== Exercise details ==
Start to finish, reproduce the records below with nothing missing.

□ □ □

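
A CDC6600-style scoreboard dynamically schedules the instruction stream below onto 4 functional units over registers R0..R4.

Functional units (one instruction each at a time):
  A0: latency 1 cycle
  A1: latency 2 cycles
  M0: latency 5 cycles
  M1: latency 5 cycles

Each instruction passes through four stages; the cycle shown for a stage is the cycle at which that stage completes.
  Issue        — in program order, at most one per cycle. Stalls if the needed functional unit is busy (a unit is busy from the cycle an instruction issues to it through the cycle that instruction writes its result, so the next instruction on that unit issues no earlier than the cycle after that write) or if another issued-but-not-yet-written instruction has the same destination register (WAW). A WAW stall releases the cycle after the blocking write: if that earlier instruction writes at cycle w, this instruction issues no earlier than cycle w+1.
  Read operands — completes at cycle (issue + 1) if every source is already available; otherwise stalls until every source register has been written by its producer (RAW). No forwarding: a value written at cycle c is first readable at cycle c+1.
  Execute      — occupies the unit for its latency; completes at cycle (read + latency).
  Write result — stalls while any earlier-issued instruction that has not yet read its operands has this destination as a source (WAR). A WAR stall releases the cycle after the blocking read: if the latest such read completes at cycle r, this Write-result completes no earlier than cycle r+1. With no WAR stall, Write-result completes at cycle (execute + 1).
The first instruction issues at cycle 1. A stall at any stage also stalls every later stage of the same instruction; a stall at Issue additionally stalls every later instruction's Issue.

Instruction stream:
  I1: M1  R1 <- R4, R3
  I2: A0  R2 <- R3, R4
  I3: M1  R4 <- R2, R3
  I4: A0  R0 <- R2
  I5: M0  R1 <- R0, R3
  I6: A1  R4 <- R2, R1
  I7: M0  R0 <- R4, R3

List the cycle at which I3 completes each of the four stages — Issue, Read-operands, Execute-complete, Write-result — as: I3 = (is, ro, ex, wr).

t=1  I1 dispatched to M1
t=2  I1 operands ready · I2 dispatched to A0
t=3  I2 operands ready
t=4  I2 complete
t=5  R2←I2
t=7  I1 complete
t=8  R1←I1
t=9  I3 dispatched to M1
t=10  I3 operands ready · I4 dispatched to A0
t=11  I4 operands ready · I5 dispatched to M0
t=12  I4 complete
t=13  R0←I4
t=14  I5 operands ready
t=15  I3 complete
t=16  R4←I3
t=17  I6 dispatched to A1
t=19  I5 complete
t=20  R1←I5
t=21  I6 operands ready · I7 dispatched to M0
t=23  I6 complete
t=24  R4←I6
t=25  I7 operands ready
t=30  I7 complete
t=31  R0←I7

I3 = (9, 10, 15, 16)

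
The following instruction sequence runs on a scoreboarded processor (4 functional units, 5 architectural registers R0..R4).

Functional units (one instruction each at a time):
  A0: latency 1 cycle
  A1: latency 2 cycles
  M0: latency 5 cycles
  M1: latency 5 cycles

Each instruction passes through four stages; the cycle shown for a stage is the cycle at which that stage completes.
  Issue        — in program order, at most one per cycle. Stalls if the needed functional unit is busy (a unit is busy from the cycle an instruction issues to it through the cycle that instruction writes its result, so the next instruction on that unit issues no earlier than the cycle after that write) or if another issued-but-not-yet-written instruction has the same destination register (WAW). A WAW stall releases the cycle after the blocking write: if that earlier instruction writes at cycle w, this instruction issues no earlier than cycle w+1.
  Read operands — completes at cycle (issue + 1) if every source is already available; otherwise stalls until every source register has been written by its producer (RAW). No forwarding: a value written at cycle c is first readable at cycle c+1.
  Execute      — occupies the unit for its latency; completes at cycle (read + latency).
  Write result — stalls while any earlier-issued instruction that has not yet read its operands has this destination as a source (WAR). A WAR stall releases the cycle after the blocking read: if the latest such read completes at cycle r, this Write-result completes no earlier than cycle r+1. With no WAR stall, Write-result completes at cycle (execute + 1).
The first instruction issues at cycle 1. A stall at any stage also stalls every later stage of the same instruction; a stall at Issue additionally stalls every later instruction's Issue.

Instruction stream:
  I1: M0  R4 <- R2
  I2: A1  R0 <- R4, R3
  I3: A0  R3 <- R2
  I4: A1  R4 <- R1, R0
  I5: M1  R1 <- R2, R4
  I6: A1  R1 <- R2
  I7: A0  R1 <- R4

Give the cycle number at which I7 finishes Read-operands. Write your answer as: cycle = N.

cycle = 31

[1] I1 issues→M0
[2] I1 reads; I2 issues→A1
[3] I3 issues→A0
[4] I3 reads
[5] I3 exec-done
[7] I1 exec-done
[8] I1 writes R4
[9] I2 reads
[10] I3 writes R3
[11] I2 exec-done
[12] I2 writes R0
[13] I4 issues→A1
[14] I4 reads; I5 issues→M1
[16] I4 exec-done
[17] I4 writes R4
[18] I5 reads
[23] I5 exec-done
[24] I5 writes R1
[25] I6 issues→A1
[26] I6 reads
[28] I6 exec-done
[29] I6 writes R1
[30] I7 issues→A0
[31] I7 reads
[32] I7 exec-done
[33] I7 writes R1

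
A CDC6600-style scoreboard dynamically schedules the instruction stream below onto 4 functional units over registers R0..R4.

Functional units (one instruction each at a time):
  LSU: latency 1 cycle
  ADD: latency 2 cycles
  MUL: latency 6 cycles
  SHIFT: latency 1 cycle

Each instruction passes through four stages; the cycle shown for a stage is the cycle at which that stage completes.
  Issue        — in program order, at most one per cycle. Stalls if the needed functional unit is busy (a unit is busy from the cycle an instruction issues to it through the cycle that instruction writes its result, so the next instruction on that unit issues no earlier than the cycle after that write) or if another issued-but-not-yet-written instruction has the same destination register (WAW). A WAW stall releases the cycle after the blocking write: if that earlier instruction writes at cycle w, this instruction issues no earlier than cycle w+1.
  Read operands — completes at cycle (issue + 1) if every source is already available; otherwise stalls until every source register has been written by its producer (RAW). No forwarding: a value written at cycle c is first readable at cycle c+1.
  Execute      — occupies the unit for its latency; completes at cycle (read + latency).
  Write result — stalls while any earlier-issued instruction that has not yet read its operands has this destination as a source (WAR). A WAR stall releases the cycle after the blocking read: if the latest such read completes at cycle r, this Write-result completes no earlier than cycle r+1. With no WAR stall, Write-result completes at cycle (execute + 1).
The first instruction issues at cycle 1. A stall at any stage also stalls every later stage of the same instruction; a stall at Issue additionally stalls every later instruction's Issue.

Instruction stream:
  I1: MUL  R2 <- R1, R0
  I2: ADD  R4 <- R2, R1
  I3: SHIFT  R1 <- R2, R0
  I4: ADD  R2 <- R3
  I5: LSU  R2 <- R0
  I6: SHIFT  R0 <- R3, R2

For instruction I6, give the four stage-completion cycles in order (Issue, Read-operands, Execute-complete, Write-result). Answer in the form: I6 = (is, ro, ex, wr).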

□ □ □

== Answer below ==
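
A CDC6600-style scoreboard dynamically schedules the instruction stream below onto 4 functional units over registers R0..R4.

Functional units (one instruction each at a time):
  A0: latency 1 cycle
  A1: latency 2 cycles
  M0: latency 5 cycles
  M1: latency 5 cycles

Each instruction passes through four stages; the cycle shown for a stage is the cycle at which that stage completes.
  Issue        — in program order, at most one per cycle. Stalls if the needed functional unit is busy (a unit is busy from the cycle an instruction issues to it through the cycle that instruction writes its result, so the next instruction on that unit issues no earlier than the cycle after that write) or if another issued-but-not-yet-written instruction has the same destination register (WAW). A WAW stall releases the cycle after the blocking write: if that earlier instruction writes at cycle w, this instruction issues no earlier than cycle w+1.
  Read operands — completes at cycle (issue + 1) if every source is already available; otherwise stalls until every source register has been written by its producer (RAW). No forwarding: a value written at cycle c is first readable at cycle c+1.
  Execute      — occupies the unit for its latency; completes at cycle (read + latency).
  Write result — stalls while any earlier-issued instruction that has not yet read its operands has this destination as a source (WAR). A WAR stall releases the cycle after the blocking read: if the latest such read completes at cycle r, this Write-result completes no earlier than cycle r+1. With no WAR stall, Write-result completes at cycle (execute + 1).
The first instruction issues at cycle 1. A stall at any stage also stalls every later stage of the same instruction; a stall at Issue additionally stalls every later instruction's Issue.

Instruction stream:
  I1: M1  R1 <- R4, R3
  I2: A0  R2 <- R3, R4
  I3: M1  R4 <- R2, R3
  I4: A0  R0 <- R2
  I5: M0  R1 <- R0, R3
  I6: A1  R4 <- R2, R1
  I7: M0  R0 <- R4, R3

List the cycle at which I3 completes each of the four stages — Issue, Read-operands, Execute-complete, Write-result — as: I3 = (is, ro, ex, wr).

t=1  I1 dispatched to M1
t=2  I1 operands ready · I2 dispatched to A0
t=3  I2 operands ready
t=4  I2 complete
t=5  R2←I2
t=7  I1 complete
t=8  R1←I1
t=9  I3 dispatched to M1
t=10  I3 operands ready · I4 dispatched to A0
t=11  I4 operands ready · I5 dispatched to M0
t=12  I4 complete
t=13  R0←I4
t=14  I5 operands ready
t=15  I3 complete
t=16  R4←I3
t=17  I6 dispatched to A1
t=19  I5 complete
t=20  R1←I5
t=21  I6 operands ready · I7 dispatched to M0
t=23  I6 complete
t=24  R4←I6
t=25  I7 operands ready
t=30  I7 complete
t=31  R0←I7

I3 = (9, 10, 15, 16)

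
The following instruction sequence runs on a scoreboarded processor (4 functional units, 5 architectural registers R0..R4).

Functional units (one instruction each at a time):
  A0: latency 1 cycle
  A1: latency 2 cycles
  M0: latency 5 cycles
  M1: latency 5 cycles

Each instruction passes through four stages; the cycle shown for a stage is the cycle at which that stage completes.
  Issue        — in program order, at most one per cycle. Stalls if the needed functional unit is busy (a unit is busy from the cycle an instruction issues to it through the cycle that instruction writes its result, so the next instruction on that unit issues no earlier than the cycle after that write) or if another issued-but-not-yet-written instruction has the same destination register (WAW). A WAW stall releases the cycle after the blocking write: if that earlier instruction writes at cycle w, this instruction issues no earlier than cycle w+1.
  Read operands — completes at cycle (issue + 1) if every source is already available; otherwise stalls until every source register has been written by its producer (RAW). No forwarding: a value written at cycle c is first readable at cycle c+1.
  Execute      — occupies the unit for its latency; completes at cycle (read + latency).
  Write result — stalls while any earlier-issued instruction that has not yet read its operands has this destination as a source (WAR). A WAR stall releases the cycle after the blocking read: if the latest such read completes at cycle r, this Write-result completes no earlier than cycle r+1. With no WAR stall, Write-result completes at cycle (execute + 1).
The first instruction issues at cycle 1. A stall at any stage also stalls every later stage of the same instruction; a stall at Issue additionally stalls every later instruction's Issue.

Instruction stream:
  I1: M0  R4 <- R2
  I2: A1  R0 <- R4, R3
  I3: A0  R3 <- R2
  I4: A1  R4 <- R1, R0
  I5: M1  R1 <- R2, R4
  I6: A1  R1 <- R2
  I7: A0  R1 <- R4

Give the cycle number at which I7 finishes Read-operands. Write your answer as: cycle = N.

cycle = 31

[1] I1 issues→M0
[2] I1 reads; I2 issues→A1
[3] I3 issues→A0
[4] I3 reads
[5] I3 exec-done
[7] I1 exec-done
[8] I1 writes R4
[9] I2 reads
[10] I3 writes R3
[11] I2 exec-done
[12] I2 writes R0
[13] I4 issues→A1
[14] I4 reads; I5 issues→M1
[16] I4 exec-done
[17] I4 writes R4
[18] I5 reads
[23] I5 exec-done
[24] I5 writes R1
[25] I6 issues→A1
[26] I6 reads
[28] I6 exec-done
[29] I6 writes R1
[30] I7 issues→A0
[31] I7 reads
[32] I7 exec-done
[33] I7 writes R1

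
A CDC6600-style scoreboard dynamically schedules the instruction stream below onto 4 functional units over registers R0..R4.

Functional units (one instruction each at a time):
  LSU: latency 1 cycle
  ADD: latency 2 cycles
  MUL: latency 6 cycles
  SHIFT: latency 1 cycle

Each instruction passes through four stages; the cycle shown for a stage is the cycle at which that stage completes.
  Issue        — in program order, at most one per cycle. Stalls if the needed functional unit is busy (a unit is busy from the cycle an instruction issues to it through the cycle that instruction writes its result, so the next instruction on that unit issues no earlier than the cycle after that write) or if another issued-but-not-yet-written instruction has the same destination register (WAW). A WAW stall releases the cycle after the blocking write: if that earlier instruction writes at cycle w, this instruction issues no earlier than cycle w+1.
  Read operands — completes at cycle (issue + 1) if every source is already available; otherwise stalls until every source register has been written by its producer (RAW). No forwarding: a value written at cycle c is first readable at cycle c+1.
  Execute      — occupies the unit for its latency; completes at cycle (read + latency).
  Write result — stalls while any earlier-issued instruction that has not yet read its operands has this destination as a source (WAR). A WAR stall releases the cycle after the blocking read: if the latest such read completes at cycle r, this Write-result completes no earlier than cycle r+1. With no WAR stall, Write-result completes at cycle (execute + 1).
The first instruction issues at cycle 1. A stall at any stage also stalls every later stage of the same instruction; a stall at Issue additionally stalls every later instruction's Issue.

Instruction stream:
  I1: MUL  R2 <- R1, R0
  I2: ADD  R4 <- R2, R1
  I3: SHIFT  R1 <- R2, R0
  I4: ADD  R2 <- R3
  I5: LSU  R2 <- R0
  I6: SHIFT  R0 <- R3, R2

For instruction I6, give the four stage-completion cycles in order (Issue, Read-operands, Execute-complete, Write-result). Answer in the form: I6 = (is, ro, ex, wr).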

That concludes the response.